Stored dataset items:
----------
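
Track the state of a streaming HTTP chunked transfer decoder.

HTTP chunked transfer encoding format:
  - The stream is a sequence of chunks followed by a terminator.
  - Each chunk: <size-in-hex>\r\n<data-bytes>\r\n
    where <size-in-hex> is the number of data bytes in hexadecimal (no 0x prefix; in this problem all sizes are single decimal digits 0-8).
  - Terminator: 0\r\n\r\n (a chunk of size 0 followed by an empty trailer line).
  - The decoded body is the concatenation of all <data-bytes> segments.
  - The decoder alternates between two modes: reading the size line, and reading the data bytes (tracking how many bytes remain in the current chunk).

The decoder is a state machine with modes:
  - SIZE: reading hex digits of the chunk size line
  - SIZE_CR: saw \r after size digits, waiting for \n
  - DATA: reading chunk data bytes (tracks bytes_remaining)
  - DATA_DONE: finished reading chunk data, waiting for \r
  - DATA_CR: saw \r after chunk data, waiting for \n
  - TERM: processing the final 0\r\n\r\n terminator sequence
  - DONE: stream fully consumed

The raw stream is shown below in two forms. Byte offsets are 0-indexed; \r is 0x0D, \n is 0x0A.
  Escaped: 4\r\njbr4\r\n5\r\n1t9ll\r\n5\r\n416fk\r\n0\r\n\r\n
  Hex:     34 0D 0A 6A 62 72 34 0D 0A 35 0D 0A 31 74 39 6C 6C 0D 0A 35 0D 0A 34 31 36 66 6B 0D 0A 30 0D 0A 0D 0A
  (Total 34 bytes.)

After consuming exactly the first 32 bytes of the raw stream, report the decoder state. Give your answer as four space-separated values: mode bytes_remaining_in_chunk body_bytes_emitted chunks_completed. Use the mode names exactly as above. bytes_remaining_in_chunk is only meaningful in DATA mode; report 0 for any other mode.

Byte 0 = '4': mode=SIZE remaining=0 emitted=0 chunks_done=0
Byte 1 = 0x0D: mode=SIZE_CR remaining=0 emitted=0 chunks_done=0
Byte 2 = 0x0A: mode=DATA remaining=4 emitted=0 chunks_done=0
Byte 3 = 'j': mode=DATA remaining=3 emitted=1 chunks_done=0
Byte 4 = 'b': mode=DATA remaining=2 emitted=2 chunks_done=0
Byte 5 = 'r': mode=DATA remaining=1 emitted=3 chunks_done=0
Byte 6 = '4': mode=DATA_DONE remaining=0 emitted=4 chunks_done=0
Byte 7 = 0x0D: mode=DATA_CR remaining=0 emitted=4 chunks_done=0
Byte 8 = 0x0A: mode=SIZE remaining=0 emitted=4 chunks_done=1
Byte 9 = '5': mode=SIZE remaining=0 emitted=4 chunks_done=1
Byte 10 = 0x0D: mode=SIZE_CR remaining=0 emitted=4 chunks_done=1
Byte 11 = 0x0A: mode=DATA remaining=5 emitted=4 chunks_done=1
Byte 12 = '1': mode=DATA remaining=4 emitted=5 chunks_done=1
Byte 13 = 't': mode=DATA remaining=3 emitted=6 chunks_done=1
Byte 14 = '9': mode=DATA remaining=2 emitted=7 chunks_done=1
Byte 15 = 'l': mode=DATA remaining=1 emitted=8 chunks_done=1
Byte 16 = 'l': mode=DATA_DONE remaining=0 emitted=9 chunks_done=1
Byte 17 = 0x0D: mode=DATA_CR remaining=0 emitted=9 chunks_done=1
Byte 18 = 0x0A: mode=SIZE remaining=0 emitted=9 chunks_done=2
Byte 19 = '5': mode=SIZE remaining=0 emitted=9 chunks_done=2
Byte 20 = 0x0D: mode=SIZE_CR remaining=0 emitted=9 chunks_done=2
Byte 21 = 0x0A: mode=DATA remaining=5 emitted=9 chunks_done=2
Byte 22 = '4': mode=DATA remaining=4 emitted=10 chunks_done=2
Byte 23 = '1': mode=DATA remaining=3 emitted=11 chunks_done=2
Byte 24 = '6': mode=DATA remaining=2 emitted=12 chunks_done=2
Byte 25 = 'f': mode=DATA remaining=1 emitted=13 chunks_done=2
Byte 26 = 'k': mode=DATA_DONE remaining=0 emitted=14 chunks_done=2
Byte 27 = 0x0D: mode=DATA_CR remaining=0 emitted=14 chunks_done=2
Byte 28 = 0x0A: mode=SIZE remaining=0 emitted=14 chunks_done=3
Byte 29 = '0': mode=SIZE remaining=0 emitted=14 chunks_done=3
Byte 30 = 0x0D: mode=SIZE_CR remaining=0 emitted=14 chunks_done=3
Byte 31 = 0x0A: mode=TERM remaining=0 emitted=14 chunks_done=3

Answer: TERM 0 14 3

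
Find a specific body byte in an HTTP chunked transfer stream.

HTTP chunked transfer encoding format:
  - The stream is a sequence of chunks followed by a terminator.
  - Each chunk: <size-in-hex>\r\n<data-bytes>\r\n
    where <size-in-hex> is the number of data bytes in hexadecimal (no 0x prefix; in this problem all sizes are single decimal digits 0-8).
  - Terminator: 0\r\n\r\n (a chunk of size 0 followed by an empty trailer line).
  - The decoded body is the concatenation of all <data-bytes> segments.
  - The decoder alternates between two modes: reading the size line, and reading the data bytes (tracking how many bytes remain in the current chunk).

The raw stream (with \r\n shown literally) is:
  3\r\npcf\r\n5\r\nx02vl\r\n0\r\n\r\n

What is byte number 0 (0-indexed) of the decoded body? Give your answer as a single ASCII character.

Answer: p

Derivation:
Chunk 1: stream[0..1]='3' size=0x3=3, data at stream[3..6]='pcf' -> body[0..3], body so far='pcf'
Chunk 2: stream[8..9]='5' size=0x5=5, data at stream[11..16]='x02vl' -> body[3..8], body so far='pcfx02vl'
Chunk 3: stream[18..19]='0' size=0 (terminator). Final body='pcfx02vl' (8 bytes)
Body byte 0 = 'p'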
----------
Using the records above, copy word for word the line with "Escaped: 4\r\njbr4\r\n5\r\n1t9ll\r\n5\r\n416fk\r\n0\r\n\r\n", the line with "(Total 34 bytes.)", and every line between them.

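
  Escaped: 4\r\njbr4\r\n5\r\n1t9ll\r\n5\r\n416fk\r\n0\r\n\r\n
  Hex:     34 0D 0A 6A 62 72 34 0D 0A 35 0D 0A 31 74 39 6C 6C 0D 0A 35 0D 0A 34 31 36 66 6B 0D 0A 30 0D 0A 0D 0A
  (Total 34 bytes.)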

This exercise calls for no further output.